Set down the data that follows, exactly and completely.

--- Material provided Enclosed Below ---

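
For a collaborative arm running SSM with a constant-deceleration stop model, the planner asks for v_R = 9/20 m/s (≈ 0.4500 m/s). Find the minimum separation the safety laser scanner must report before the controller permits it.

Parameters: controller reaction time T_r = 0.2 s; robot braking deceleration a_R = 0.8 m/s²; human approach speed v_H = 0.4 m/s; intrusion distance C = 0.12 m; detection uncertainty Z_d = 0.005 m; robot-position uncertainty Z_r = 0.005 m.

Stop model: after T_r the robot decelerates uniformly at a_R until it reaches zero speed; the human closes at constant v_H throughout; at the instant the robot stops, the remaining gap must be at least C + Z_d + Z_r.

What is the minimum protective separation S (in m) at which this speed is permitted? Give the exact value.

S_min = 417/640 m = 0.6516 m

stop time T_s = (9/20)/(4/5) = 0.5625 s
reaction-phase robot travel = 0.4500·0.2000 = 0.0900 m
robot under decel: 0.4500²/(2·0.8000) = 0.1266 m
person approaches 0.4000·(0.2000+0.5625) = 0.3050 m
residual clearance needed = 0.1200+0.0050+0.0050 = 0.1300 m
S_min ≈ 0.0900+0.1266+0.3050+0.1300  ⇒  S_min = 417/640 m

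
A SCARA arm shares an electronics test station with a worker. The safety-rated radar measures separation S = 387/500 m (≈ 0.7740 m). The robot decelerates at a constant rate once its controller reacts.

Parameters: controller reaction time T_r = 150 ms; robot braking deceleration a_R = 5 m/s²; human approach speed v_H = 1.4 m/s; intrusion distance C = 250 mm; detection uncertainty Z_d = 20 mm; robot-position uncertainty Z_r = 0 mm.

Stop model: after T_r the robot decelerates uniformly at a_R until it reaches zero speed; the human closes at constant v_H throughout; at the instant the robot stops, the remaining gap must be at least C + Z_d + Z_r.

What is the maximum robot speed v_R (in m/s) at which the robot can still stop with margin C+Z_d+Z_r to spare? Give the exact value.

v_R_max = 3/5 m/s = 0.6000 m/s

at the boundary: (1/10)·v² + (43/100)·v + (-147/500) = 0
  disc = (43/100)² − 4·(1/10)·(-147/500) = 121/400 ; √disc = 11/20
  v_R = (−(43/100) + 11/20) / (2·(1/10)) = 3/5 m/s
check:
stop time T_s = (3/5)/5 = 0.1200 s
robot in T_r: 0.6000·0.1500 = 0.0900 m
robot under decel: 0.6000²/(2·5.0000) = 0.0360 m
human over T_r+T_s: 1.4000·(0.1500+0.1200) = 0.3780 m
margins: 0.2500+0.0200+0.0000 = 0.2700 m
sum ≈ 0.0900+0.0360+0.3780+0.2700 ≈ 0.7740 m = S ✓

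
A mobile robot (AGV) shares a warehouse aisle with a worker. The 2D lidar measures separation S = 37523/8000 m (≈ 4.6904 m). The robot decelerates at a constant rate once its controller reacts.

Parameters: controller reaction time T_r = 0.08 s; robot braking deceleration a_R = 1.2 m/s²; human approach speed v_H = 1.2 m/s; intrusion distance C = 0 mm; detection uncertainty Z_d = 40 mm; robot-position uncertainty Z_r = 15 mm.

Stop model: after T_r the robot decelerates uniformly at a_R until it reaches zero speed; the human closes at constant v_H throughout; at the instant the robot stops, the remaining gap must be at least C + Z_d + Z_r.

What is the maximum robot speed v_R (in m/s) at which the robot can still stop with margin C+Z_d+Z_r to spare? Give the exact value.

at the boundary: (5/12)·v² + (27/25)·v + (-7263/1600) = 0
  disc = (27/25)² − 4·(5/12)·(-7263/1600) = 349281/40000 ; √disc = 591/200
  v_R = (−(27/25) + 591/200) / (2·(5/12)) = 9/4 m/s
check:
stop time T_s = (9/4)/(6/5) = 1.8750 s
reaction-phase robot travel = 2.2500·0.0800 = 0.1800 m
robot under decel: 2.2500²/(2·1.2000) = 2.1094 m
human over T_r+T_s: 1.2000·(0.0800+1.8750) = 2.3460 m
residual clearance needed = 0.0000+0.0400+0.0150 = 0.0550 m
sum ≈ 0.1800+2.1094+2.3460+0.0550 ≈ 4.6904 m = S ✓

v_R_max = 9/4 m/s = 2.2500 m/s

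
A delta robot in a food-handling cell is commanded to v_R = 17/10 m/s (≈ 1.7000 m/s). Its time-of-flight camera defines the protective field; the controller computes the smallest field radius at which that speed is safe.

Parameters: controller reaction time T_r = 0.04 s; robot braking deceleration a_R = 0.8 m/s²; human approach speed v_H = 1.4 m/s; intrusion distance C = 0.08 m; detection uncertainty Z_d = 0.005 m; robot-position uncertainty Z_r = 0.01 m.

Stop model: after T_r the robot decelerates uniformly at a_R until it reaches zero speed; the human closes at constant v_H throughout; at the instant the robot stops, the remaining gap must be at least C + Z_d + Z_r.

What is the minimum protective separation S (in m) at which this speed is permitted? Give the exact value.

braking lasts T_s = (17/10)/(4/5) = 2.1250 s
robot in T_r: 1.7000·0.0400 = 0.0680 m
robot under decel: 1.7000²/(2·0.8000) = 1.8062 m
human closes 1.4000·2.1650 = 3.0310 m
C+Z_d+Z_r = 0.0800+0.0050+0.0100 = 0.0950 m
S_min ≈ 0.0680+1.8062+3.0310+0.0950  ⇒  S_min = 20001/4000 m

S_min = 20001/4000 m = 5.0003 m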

--- End of Enclosed Material provided ---

_Answer to the problem_.
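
For a collaborative arm running SSM with a constant-deceleration stop model, the planner asks for v_R = 9/20 m/s (≈ 0.4500 m/s). Find the minimum separation the safety laser scanner must report before the controller permits it.

Parameters: controller reaction time T_r = 0.2 s; robot braking deceleration a_R = 0.8 m/s²; human approach speed v_H = 0.4 m/s; intrusion distance C = 0.12 m; detection uncertainty Z_d = 0.005 m; robot-position uncertainty Z_r = 0.005 m.

Stop model: after T_r the robot decelerates uniformly at a_R until it reaches zero speed; the human closes at constant v_H throughout; at the instant the robot stops, the remaining gap must be at least C + Z_d + Z_r.

What is the minimum protective separation S (in m) at which this speed is permitted? Give the exact value.

S_min = 417/640 m = 0.6516 m

stop time T_s = (9/20)/(4/5) = 0.5625 s
reaction-phase robot travel = 0.4500·0.2000 = 0.0900 m
robot under decel: 0.4500²/(2·0.8000) = 0.1266 m
person approaches 0.4000·(0.2000+0.5625) = 0.3050 m
residual clearance needed = 0.1200+0.0050+0.0050 = 0.1300 m
S_min ≈ 0.0900+0.1266+0.3050+0.1300  ⇒  S_min = 417/640 m

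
A SCARA arm shares an electronics test station with a worker. The safety-rated radar measures separation S = 387/500 m (≈ 0.7740 m). The robot decelerates at a constant rate once its controller reacts.

Parameters: controller reaction time T_r = 150 ms; robot braking deceleration a_R = 5 m/s²; human approach speed v_H = 1.4 m/s; intrusion distance C = 250 mm; detection uncertainty Z_d = 20 mm; robot-position uncertainty Z_r = 0 mm.

Stop model: after T_r the robot decelerates uniformly at a_R until it reaches zero speed; the human closes at constant v_H throughout; at the instant the robot stops, the remaining gap must be at least C + Z_d + Z_r.

What is the maximum robot speed v_R (in m/s) at which the robot can still stop with margin C+Z_d+Z_r to spare? Give the exact value.

v_R_max = 3/5 m/s = 0.6000 m/s

at the boundary: (1/10)·v² + (43/100)·v + (-147/500) = 0
  disc = (43/100)² − 4·(1/10)·(-147/500) = 121/400 ; √disc = 11/20
  v_R = (−(43/100) + 11/20) / (2·(1/10)) = 3/5 m/s
check:
stop time T_s = (3/5)/5 = 0.1200 s
robot in T_r: 0.6000·0.1500 = 0.0900 m
robot under decel: 0.6000²/(2·5.0000) = 0.0360 m
human over T_r+T_s: 1.4000·(0.1500+0.1200) = 0.3780 m
margins: 0.2500+0.0200+0.0000 = 0.2700 m
sum ≈ 0.0900+0.0360+0.3780+0.2700 ≈ 0.7740 m = S ✓

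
A mobile robot (AGV) shares a warehouse aisle with a worker. The 2D lidar measures separation S = 37523/8000 m (≈ 4.6904 m). The robot decelerates at a constant rate once its controller reacts.

Parameters: controller reaction time T_r = 0.08 s; robot braking deceleration a_R = 1.2 m/s²; human approach speed v_H = 1.2 m/s; intrusion distance C = 0 mm; detection uncertainty Z_d = 40 mm; robot-position uncertainty Z_r = 15 mm.

Stop model: after T_r the robot decelerates uniformly at a_R until it reaches zero speed; the human closes at constant v_H throughout; at the instant the robot stops, the remaining gap must be at least C + Z_d + Z_r.

What is the maximum robot speed v_R (in m/s) at which the robot can still stop with margin C+Z_d+Z_r to spare? Give the exact value.

at the boundary: (5/12)·v² + (27/25)·v + (-7263/1600) = 0
  disc = (27/25)² − 4·(5/12)·(-7263/1600) = 349281/40000 ; √disc = 591/200
  v_R = (−(27/25) + 591/200) / (2·(5/12)) = 9/4 m/s
check:
stop time T_s = (9/4)/(6/5) = 1.8750 s
reaction-phase robot travel = 2.2500·0.0800 = 0.1800 m
robot under decel: 2.2500²/(2·1.2000) = 2.1094 m
human over T_r+T_s: 1.2000·(0.0800+1.8750) = 2.3460 m
residual clearance needed = 0.0000+0.0400+0.0150 = 0.0550 m
sum ≈ 0.1800+2.1094+2.3460+0.0550 ≈ 4.6904 m = S ✓

v_R_max = 9/4 m/s = 2.2500 m/s

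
A delta robot in a food-handling cell is commanded to v_R = 17/10 m/s (≈ 1.7000 m/s). Its time-of-flight camera defines the protective field; the controller computes the smallest field radius at which that speed is safe.

Parameters: controller reaction time T_r = 0.04 s; robot braking deceleration a_R = 0.8 m/s²; human approach speed v_H = 1.4 m/s; intrusion distance C = 0.08 m; detection uncertainty Z_d = 0.005 m; robot-position uncertainty Z_r = 0.01 m.

Stop model: after T_r the robot decelerates uniformly at a_R until it reaches zero speed; the human closes at constant v_H throughout; at the instant the robot stops, the remaining gap must be at least C + Z_d + Z_r.

What is the minimum protective separation S (in m) at which this speed is permitted? Give the exact value.

braking lasts T_s = (17/10)/(4/5) = 2.1250 s
robot in T_r: 1.7000·0.0400 = 0.0680 m
robot under decel: 1.7000²/(2·0.8000) = 1.8062 m
human closes 1.4000·2.1650 = 3.0310 m
C+Z_d+Z_r = 0.0800+0.0050+0.0100 = 0.0950 m
S_min ≈ 0.0680+1.8062+3.0310+0.0950  ⇒  S_min = 20001/4000 m

S_min = 20001/4000 m = 5.0003 m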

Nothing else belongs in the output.